▶ **Task directions**
Only the number is wanted: how many lines below contain "architectural"?

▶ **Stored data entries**

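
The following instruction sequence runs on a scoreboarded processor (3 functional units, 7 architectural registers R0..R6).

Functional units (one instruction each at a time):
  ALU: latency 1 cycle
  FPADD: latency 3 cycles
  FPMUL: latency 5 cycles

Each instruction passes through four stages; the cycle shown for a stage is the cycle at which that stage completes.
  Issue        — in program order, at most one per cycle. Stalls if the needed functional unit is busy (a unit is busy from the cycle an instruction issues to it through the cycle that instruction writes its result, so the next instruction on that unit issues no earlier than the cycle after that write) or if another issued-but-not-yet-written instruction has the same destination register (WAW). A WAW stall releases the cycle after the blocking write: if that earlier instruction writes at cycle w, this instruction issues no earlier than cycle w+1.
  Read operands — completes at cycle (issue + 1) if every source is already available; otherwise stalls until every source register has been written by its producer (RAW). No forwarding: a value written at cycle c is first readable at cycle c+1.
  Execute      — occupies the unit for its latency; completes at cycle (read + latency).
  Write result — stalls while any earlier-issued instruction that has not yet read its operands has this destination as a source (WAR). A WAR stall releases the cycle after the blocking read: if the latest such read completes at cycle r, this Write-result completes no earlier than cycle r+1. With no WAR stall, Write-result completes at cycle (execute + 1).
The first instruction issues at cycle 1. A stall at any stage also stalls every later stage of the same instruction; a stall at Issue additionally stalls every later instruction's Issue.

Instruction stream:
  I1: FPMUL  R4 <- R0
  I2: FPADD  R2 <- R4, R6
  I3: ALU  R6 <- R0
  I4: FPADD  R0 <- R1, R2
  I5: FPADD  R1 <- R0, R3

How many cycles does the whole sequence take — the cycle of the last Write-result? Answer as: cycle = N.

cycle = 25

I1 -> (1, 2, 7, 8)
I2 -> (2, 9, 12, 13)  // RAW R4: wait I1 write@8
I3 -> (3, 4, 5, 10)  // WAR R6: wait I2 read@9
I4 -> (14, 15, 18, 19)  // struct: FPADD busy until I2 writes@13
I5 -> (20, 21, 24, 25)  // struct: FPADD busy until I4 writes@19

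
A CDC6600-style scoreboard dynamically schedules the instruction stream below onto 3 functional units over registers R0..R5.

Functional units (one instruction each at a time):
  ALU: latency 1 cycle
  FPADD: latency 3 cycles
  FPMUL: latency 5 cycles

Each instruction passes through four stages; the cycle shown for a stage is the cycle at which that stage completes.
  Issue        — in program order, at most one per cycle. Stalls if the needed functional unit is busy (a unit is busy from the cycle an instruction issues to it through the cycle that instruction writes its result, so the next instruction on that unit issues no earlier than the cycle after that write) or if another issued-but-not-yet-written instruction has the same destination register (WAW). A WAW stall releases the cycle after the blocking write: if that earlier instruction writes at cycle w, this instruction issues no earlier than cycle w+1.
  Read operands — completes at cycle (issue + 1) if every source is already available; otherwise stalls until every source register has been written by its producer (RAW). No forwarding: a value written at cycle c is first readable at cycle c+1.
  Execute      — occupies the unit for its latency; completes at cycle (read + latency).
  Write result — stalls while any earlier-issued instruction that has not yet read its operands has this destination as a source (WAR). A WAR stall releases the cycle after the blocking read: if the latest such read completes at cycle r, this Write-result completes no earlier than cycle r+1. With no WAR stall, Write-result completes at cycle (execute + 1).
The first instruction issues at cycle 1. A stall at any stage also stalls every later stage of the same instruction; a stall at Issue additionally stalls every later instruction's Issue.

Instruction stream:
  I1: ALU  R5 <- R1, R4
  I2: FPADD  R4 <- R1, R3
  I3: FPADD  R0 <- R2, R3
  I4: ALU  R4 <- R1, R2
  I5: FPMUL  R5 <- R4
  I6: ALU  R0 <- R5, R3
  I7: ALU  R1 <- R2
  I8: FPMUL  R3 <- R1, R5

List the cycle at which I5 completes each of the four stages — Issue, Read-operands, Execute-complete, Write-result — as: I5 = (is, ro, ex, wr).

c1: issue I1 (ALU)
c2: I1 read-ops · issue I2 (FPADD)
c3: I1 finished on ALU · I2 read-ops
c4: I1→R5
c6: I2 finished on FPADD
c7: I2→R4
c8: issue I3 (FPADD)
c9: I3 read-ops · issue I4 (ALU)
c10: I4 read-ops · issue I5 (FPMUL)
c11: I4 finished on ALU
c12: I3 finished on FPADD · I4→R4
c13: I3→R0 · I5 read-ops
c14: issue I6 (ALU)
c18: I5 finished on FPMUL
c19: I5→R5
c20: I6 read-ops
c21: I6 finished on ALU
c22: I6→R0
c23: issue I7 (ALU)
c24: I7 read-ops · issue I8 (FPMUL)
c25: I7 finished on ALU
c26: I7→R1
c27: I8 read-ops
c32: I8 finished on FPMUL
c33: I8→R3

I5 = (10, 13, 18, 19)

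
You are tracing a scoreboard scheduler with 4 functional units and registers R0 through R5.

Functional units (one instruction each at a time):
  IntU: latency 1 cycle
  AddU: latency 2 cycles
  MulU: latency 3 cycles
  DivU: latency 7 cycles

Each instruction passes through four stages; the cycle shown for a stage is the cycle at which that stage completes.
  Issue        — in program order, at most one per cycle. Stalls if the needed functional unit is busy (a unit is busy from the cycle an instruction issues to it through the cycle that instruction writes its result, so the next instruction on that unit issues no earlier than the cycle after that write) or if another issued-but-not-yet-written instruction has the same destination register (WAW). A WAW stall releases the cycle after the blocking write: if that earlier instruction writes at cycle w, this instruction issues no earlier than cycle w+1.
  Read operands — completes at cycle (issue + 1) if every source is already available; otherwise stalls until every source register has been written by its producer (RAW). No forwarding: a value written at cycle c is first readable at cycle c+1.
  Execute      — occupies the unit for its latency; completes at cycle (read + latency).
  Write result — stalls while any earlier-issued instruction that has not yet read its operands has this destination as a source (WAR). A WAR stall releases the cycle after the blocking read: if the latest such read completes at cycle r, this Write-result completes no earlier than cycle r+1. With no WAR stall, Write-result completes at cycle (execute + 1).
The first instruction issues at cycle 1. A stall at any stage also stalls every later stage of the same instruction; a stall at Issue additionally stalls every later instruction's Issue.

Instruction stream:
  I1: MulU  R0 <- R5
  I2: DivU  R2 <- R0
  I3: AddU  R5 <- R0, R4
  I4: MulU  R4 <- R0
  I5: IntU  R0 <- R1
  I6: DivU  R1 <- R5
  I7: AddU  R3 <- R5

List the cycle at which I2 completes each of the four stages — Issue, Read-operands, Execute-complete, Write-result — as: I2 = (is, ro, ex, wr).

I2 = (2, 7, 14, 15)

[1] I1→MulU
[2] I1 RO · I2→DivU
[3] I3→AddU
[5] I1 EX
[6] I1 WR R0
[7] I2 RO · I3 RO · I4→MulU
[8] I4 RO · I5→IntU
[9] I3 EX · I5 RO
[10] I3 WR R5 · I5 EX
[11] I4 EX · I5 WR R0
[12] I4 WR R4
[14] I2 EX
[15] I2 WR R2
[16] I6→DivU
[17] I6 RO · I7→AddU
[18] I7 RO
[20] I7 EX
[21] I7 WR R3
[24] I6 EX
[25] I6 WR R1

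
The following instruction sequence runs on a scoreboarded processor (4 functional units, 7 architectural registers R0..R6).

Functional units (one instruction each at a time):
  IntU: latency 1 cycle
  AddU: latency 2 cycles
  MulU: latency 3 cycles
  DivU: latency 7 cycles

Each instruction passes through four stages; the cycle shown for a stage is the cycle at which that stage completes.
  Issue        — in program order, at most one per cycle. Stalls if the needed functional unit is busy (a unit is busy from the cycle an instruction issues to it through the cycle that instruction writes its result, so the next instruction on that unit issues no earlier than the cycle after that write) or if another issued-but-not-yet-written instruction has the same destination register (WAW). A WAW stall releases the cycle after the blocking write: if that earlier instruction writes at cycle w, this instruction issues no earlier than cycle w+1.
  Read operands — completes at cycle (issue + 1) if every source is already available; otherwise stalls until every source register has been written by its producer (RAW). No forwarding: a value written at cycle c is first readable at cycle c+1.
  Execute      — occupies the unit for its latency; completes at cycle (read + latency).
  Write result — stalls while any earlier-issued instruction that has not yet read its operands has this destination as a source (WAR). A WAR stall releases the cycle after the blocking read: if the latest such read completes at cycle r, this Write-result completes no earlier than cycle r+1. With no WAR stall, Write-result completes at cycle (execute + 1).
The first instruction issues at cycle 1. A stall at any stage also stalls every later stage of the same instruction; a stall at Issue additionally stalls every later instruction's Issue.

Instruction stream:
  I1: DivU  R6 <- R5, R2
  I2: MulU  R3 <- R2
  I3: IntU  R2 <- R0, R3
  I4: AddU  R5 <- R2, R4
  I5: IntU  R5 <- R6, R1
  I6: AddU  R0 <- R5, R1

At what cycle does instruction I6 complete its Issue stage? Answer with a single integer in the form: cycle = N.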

▶ **Output of the task**
2